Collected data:
┄┄┄┄┄┄┄┄┄┄
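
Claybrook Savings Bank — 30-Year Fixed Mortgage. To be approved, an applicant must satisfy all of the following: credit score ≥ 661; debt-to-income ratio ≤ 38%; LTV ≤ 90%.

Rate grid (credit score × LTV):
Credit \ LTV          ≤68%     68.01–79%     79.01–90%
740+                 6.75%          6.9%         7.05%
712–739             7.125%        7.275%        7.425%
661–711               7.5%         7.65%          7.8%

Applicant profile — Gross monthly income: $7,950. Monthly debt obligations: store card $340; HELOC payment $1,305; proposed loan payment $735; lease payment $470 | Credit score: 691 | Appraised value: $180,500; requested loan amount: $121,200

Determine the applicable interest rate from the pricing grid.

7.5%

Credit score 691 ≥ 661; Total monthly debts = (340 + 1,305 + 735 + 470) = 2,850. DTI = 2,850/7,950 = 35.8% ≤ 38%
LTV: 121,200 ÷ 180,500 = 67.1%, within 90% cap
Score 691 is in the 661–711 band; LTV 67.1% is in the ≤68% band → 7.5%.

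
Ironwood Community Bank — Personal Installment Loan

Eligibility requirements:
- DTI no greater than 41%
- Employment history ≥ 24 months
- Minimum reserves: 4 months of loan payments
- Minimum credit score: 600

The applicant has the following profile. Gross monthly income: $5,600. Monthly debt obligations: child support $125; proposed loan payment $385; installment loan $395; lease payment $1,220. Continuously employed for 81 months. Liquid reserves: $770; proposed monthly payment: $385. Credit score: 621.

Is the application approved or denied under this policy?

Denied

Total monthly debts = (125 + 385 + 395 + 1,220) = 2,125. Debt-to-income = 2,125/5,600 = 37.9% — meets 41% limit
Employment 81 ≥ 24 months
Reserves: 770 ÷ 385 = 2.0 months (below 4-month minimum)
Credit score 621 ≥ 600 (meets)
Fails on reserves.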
┄┄┄┄┄┄┄┄┄┄
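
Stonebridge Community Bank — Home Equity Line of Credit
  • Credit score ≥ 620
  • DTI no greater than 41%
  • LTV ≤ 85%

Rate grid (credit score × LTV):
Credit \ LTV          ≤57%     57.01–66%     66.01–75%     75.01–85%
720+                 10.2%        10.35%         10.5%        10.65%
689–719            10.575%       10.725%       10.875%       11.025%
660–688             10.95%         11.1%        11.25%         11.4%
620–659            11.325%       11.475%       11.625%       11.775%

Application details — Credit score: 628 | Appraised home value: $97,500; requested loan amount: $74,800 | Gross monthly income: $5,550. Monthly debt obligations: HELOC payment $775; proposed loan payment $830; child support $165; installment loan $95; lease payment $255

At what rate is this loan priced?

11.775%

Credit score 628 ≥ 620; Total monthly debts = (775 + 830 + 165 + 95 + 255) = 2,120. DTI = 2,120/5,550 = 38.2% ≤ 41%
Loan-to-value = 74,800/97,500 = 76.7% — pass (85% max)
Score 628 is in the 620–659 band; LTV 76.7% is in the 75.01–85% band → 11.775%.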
┄┄┄┄┄┄┄┄┄┄
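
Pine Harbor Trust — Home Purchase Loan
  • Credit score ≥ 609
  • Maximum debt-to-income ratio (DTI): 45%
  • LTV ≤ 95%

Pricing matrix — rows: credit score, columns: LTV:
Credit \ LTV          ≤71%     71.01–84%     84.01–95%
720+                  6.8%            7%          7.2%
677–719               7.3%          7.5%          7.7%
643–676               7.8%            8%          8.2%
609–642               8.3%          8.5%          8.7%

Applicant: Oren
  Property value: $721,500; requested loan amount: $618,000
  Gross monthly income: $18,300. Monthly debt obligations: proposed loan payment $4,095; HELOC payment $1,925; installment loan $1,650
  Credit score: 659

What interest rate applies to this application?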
┄┄┄┄┄┄┄┄┄┄
- Instructions for the task:
Lines holding the word "following" should be copied from the entries above.

- Worked solution:
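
Claybrook Savings Bank — 30-Year Fixed Mortgage. To be approved, an applicant must satisfy all of the following: credit score ≥ 661; debt-to-income ratio ≤ 38%; LTV ≤ 90%.
The applicant has the following profile. Gross monthly income: $5,600. Monthly debt obligations: child support $125; proposed loan payment $385; installment loan $395; lease payment $1,220. Continuously employed for 81 months. Liquid reserves: $770; proposed monthly payment: $385. Credit score: 621.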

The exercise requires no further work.